Saved data entries
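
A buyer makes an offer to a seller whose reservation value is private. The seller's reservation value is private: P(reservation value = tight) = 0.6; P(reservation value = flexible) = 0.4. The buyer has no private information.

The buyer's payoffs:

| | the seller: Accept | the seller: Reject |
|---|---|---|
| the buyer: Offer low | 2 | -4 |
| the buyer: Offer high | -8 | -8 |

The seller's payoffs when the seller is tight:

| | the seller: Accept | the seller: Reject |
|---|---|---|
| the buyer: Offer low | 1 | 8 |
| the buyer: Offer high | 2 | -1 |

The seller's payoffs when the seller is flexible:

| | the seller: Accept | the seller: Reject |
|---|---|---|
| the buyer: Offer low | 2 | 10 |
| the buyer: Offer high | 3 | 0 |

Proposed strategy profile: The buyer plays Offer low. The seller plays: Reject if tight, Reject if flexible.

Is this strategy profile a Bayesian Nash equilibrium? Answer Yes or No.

The buyer plays Offer low: E[Offer low] = 0.6·(-4) + 0.4·(-4) = -4; E[Offer high] = -8. Best-responding. ✓
The seller (reservation value tight), facing Offer low: Accept gives 1, Reject gives 8. Proposed Reject is best. ✓
The seller (reservation value flexible), facing Offer low: Accept gives 2, Reject gives 10. Proposed Reject is best. ✓

Yes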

* _Your goal_
The line containing "Proposed strategy profile: The" begins the span, and the last line of the records above ends it. Return that span exactly, and nothing outside it.

* _Response area_
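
Proposed strategy profile: The buyer plays Offer low. The seller plays: Reject if tight, Reject if flexible.

Is this strategy profile a Bayesian Nash equilibrium? Answer Yes or No.

The buyer plays Offer low: E[Offer low] = 0.6·(-4) + 0.4·(-4) = -4; E[Offer high] = -8. Best-responding. ✓
The seller (reservation value tight), facing Offer low: Accept gives 1, Reject gives 8. Proposed Reject is best. ✓
The seller (reservation value flexible), facing Offer low: Accept gives 2, Reject gives 10. Proposed Reject is best. ✓

Yes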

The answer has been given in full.